» **Saved data entries**:

►

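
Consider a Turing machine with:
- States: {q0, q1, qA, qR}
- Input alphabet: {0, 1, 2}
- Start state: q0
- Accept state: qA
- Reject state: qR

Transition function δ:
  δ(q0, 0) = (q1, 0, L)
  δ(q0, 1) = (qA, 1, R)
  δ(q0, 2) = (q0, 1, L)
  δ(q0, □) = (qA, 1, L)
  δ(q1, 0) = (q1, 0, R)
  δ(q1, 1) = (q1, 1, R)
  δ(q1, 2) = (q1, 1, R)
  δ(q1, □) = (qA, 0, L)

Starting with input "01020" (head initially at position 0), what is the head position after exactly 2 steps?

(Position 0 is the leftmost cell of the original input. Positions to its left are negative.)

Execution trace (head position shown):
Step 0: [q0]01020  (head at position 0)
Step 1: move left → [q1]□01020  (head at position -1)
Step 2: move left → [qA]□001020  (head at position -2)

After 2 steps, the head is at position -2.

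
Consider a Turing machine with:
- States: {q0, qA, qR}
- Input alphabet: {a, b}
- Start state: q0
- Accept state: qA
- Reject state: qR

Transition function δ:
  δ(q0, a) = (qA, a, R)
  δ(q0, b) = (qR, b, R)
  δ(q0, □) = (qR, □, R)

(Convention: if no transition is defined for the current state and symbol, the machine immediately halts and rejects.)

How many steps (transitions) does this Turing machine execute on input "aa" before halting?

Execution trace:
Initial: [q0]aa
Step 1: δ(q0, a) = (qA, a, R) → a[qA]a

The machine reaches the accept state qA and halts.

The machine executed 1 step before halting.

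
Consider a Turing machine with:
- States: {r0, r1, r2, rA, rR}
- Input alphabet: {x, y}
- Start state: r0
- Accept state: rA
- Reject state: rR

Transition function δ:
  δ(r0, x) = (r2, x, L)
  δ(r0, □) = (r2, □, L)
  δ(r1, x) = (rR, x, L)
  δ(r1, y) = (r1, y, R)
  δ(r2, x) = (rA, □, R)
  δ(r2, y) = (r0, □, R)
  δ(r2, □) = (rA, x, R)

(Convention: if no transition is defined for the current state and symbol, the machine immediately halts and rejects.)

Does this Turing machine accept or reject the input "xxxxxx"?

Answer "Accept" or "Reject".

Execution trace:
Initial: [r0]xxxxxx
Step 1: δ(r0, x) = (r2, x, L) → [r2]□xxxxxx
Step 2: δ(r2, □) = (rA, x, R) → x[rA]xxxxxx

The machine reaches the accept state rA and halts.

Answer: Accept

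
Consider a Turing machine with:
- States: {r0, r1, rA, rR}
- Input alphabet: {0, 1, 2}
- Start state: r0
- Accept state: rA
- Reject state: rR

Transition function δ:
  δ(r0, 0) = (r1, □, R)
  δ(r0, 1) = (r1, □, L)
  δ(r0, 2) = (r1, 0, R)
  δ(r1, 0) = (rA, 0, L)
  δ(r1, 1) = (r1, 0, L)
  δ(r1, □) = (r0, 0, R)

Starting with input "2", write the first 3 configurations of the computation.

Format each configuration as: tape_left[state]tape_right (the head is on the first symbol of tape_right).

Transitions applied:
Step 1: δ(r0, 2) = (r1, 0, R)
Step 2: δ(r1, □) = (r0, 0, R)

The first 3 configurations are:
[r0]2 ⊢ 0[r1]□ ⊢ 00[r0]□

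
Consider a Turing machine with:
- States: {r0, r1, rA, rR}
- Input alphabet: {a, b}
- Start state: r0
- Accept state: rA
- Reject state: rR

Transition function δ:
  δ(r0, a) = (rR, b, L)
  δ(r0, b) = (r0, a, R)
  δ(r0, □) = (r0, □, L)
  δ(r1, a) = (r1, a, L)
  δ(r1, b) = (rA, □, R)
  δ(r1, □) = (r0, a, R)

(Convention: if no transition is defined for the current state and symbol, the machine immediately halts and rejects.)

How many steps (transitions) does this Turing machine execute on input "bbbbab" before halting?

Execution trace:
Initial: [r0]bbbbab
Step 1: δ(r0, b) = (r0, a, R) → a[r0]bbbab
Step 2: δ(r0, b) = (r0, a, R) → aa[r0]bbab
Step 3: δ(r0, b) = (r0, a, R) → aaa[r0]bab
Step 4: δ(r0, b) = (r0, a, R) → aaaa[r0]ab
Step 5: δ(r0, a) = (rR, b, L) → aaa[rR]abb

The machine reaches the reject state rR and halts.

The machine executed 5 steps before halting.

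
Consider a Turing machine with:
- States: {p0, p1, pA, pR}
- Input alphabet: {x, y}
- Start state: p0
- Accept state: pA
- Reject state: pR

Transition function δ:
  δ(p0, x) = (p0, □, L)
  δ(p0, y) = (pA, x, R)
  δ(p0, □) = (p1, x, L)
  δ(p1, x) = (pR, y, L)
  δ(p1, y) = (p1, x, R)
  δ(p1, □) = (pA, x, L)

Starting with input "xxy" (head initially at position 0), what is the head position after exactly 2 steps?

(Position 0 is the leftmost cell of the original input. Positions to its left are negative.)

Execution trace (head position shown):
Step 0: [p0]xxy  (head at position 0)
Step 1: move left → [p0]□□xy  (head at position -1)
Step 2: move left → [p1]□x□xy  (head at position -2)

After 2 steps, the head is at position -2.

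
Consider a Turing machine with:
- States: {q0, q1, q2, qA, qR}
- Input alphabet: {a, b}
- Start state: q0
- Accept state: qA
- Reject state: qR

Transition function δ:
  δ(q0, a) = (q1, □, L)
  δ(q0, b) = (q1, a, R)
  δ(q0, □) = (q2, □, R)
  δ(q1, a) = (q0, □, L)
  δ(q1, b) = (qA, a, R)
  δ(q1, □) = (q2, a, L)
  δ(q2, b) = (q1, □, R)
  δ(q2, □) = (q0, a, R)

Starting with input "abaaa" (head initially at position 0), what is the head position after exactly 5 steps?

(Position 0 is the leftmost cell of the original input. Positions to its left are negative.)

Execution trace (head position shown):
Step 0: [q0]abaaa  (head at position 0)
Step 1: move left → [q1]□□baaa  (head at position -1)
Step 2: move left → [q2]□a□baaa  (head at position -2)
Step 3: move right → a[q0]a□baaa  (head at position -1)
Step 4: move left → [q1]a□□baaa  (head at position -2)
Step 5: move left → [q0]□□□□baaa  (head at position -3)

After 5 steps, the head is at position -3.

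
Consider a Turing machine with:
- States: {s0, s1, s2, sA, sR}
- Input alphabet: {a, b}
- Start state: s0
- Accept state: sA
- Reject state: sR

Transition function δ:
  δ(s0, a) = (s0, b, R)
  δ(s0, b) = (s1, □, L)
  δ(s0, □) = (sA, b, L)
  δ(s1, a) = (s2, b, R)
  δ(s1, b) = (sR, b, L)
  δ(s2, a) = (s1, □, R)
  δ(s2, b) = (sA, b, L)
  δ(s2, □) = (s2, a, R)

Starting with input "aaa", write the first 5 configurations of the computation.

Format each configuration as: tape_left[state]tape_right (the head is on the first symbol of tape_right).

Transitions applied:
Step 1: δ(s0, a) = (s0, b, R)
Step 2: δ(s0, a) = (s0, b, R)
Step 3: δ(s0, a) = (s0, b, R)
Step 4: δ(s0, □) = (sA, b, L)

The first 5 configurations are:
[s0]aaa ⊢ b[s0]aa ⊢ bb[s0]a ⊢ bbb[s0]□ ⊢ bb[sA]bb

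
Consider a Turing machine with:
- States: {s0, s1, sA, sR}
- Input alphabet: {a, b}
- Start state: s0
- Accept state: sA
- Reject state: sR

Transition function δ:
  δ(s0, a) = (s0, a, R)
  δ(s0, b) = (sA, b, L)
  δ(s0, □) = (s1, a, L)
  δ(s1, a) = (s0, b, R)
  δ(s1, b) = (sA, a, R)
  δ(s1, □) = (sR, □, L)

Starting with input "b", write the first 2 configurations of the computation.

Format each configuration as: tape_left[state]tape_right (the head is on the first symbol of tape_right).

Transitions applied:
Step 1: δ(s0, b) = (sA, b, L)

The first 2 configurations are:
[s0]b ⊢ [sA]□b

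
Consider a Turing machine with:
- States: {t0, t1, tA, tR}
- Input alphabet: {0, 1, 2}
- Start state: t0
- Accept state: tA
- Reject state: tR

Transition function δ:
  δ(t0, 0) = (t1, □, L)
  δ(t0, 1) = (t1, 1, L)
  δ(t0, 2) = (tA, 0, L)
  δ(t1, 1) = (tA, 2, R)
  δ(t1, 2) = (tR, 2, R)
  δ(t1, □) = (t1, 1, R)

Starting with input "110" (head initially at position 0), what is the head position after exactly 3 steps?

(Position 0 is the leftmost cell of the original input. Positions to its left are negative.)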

◄

» **Task statement**:
What is the number of lines in the entries above that contain the string "write"? Reply with the number and nothing more.

» **Task answer**:
3